> [What the task requires]: Would you retype each record exactly as given?

> [Dataset extract]:
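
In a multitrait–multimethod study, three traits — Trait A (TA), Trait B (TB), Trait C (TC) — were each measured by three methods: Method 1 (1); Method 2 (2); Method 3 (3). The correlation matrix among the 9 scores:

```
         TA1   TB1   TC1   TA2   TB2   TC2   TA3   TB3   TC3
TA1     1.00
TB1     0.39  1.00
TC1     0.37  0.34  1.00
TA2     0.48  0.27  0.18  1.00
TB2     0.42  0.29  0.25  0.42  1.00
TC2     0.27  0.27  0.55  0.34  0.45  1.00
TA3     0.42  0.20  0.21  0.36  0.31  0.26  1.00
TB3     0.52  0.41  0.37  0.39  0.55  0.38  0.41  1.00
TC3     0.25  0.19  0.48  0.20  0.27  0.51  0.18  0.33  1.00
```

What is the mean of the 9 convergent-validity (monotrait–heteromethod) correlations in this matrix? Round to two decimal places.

Convergent values: 0.48, 0.42, 0.36, 0.29, 0.41, 0.55, 0.55, 0.48, 0.51; mean = 4.05/9 = 0.45.

0.45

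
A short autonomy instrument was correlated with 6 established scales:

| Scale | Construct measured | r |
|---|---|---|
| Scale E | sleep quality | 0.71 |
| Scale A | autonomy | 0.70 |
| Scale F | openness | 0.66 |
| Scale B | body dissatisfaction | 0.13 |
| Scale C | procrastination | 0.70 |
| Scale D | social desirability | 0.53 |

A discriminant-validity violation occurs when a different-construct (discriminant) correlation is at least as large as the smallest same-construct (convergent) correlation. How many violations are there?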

> [Written response]:
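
In a multitrait–multimethod study, three traits — Trait A (TA), Trait B (TB), Trait C (TC) — were each measured by three methods: Method 1 (1); Method 2 (2); Method 3 (3). The correlation matrix among the 9 scores:

```
         TA1   TB1   TC1   TA2   TB2   TC2   TA3   TB3   TC3
TA1     1.00
TB1     0.39  1.00
TC1     0.37  0.34  1.00
TA2     0.48  0.27  0.18  1.00
TB2     0.42  0.29  0.25  0.42  1.00
TC2     0.27  0.27  0.55  0.34  0.45  1.00
TA3     0.42  0.20  0.21  0.36  0.31  0.26  1.00
TB3     0.52  0.41  0.37  0.39  0.55  0.38  0.41  1.00
TC3     0.25  0.19  0.48  0.20  0.27  0.51  0.18  0.33  1.00
```

What is the mean of the 9 convergent-validity (monotrait–heteromethod) correlations in this matrix? Round to two decimal places.

Convergent values: 0.48, 0.42, 0.36, 0.29, 0.41, 0.55, 0.55, 0.48, 0.51; mean = 4.05/9 = 0.45.

0.45

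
A short autonomy instrument was correlated with 6 established scales:

| Scale | Construct measured | r |
|---|---|---|
| Scale E | sleep quality | 0.71 |
| Scale A | autonomy | 0.70 |
| Scale F | openness | 0.66 |
| Scale B | body dissatisfaction | 0.13 |
| Scale C | procrastination | 0.70 |
| Scale D | social desirability | 0.53 |

A discriminant-validity violation occurs when a different-construct (discriminant) correlation is at least as large as the smallest same-construct (convergent) correlation. How many violations are there?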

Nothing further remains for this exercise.